■ EXERCISE DIRECTIONS:
Write out again, exactly, the lines below starting at the one with "H0 reader(env=7) — ask→7. Wraps: inner." and ending at the one with "Semantics: CBV, left-to-right.".

Stored data entries
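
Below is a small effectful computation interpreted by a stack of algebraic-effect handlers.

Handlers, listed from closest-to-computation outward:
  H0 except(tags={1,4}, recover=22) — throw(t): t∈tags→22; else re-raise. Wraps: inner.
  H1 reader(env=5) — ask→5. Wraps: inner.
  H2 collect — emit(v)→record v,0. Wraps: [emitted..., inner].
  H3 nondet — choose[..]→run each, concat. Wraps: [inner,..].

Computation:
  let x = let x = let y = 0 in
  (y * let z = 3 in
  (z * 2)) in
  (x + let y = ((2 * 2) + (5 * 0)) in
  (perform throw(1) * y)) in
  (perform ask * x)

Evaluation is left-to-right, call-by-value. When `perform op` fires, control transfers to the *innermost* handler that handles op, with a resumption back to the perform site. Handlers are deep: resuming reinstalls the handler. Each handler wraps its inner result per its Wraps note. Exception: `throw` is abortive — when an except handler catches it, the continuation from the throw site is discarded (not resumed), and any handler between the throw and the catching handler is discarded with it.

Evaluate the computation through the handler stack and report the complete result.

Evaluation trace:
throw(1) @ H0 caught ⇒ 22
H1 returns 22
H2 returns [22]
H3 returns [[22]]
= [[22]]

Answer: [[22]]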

...

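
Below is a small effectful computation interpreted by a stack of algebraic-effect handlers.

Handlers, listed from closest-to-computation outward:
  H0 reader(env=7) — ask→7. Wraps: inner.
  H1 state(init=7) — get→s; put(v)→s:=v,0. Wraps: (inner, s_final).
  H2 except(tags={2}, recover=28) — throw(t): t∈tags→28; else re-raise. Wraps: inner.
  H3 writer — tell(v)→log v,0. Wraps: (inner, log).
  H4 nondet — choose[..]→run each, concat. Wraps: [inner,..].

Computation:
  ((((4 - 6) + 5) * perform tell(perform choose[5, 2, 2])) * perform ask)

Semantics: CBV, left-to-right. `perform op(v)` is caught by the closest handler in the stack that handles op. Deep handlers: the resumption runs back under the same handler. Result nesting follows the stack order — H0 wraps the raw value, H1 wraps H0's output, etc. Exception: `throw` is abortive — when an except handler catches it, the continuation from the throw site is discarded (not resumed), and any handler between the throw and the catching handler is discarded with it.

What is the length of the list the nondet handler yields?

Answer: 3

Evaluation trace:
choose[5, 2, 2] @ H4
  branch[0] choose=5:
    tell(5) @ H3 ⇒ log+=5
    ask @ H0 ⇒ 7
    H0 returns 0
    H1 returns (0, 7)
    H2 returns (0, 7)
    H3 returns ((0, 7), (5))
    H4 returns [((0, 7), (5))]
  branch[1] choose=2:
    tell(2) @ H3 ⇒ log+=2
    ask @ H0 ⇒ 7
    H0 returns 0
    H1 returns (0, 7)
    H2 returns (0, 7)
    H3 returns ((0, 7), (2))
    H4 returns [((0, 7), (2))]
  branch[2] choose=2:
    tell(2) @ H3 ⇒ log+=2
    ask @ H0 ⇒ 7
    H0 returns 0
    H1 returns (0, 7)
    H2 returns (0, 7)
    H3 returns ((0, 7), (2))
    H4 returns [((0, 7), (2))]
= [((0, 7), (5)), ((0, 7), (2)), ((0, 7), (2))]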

■ OUTPUT BELOW:
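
  H0 reader(env=7) — ask→7. Wraps: inner.
  H1 state(init=7) — get→s; put(v)→s:=v,0. Wraps: (inner, s_final).
  H2 except(tags={2}, recover=28) — throw(t): t∈tags→28; else re-raise. Wraps: inner.
  H3 writer — tell(v)→log v,0. Wraps: (inner, log).
  H4 nondet — choose[..]→run each, concat. Wraps: [inner,..].

Computation:
  ((((4 - 6) + 5) * perform tell(perform choose[5, 2, 2])) * perform ask)

Semantics: CBV, left-to-right. `perform op(v)` is caught by the closest handler in the stack that handles op. Deep handlers: the resumption runs back under the same handler. Result nesting follows the stack order — H0 wraps the raw value, H1 wraps H0's output, etc. Exception: `throw` is abortive — when an except handler catches it, the continuation from the throw site is discarded (not resumed), and any handler between the throw and the catching handler is discarded with it.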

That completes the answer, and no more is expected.